[Start of Attachment]

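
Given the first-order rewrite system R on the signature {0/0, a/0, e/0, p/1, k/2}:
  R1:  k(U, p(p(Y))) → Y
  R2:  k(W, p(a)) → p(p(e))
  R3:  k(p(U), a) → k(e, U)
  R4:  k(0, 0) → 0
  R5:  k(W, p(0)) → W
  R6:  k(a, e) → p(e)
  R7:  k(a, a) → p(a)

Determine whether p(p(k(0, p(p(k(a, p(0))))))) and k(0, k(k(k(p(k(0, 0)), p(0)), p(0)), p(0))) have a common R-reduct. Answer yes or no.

no — NF(t₁) = p(p(a)), NF(t₂) = 0

Reduce t₁ = p(p(k(0, p(p(k(a, p(0))))))):
1. p(p(k(0, p(p(k(a, p(0)))))))  →  p(p(k(a, p(0))))   [R1 at 1.1]
2. p(p(k(a, p(0))))  →  p(p(a))   [R5 at 1.1]

Reduce t₂ = k(0, k(k(k(p(k(0, 0)), p(0)), p(0)), p(0))):
1. k(0, k(k(k(p(k(0, 0)), p(0)), p(0)), p(0)))  →  k(0, k(k(p(k(0, 0)), p(0)), p(0)))   [R5 at 2]
2. k(0, k(k(p(k(0, 0)), p(0)), p(0)))  →  k(0, k(p(k(0, 0)), p(0)))   [R5 at 2]
3. k(0, k(p(k(0, 0)), p(0)))  →  k(0, p(k(0, 0)))   [R5 at 2]
4. k(0, p(k(0, 0)))  →  k(0, p(0))   [R4 at 2.1]
5. k(0, p(0))  →  0   [R5 at ε]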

[End of Attachment]

EXERCISE OBJECTIVE:
From the records above, transcribe exactly the run of lines that opens with the line holding "p(a)) → p(p(e))" and closes with the line holding "k(a, a) → p(a)", both included.

SOLUTION TO THIS PROBLEM:
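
  R2:  k(W, p(a)) → p(p(e))
  R3:  k(p(U), a) → k(e, U)
  R4:  k(0, 0) → 0
  R5:  k(W, p(0)) → W
  R6:  k(a, e) → p(e)
  R7:  k(a, a) → p(a)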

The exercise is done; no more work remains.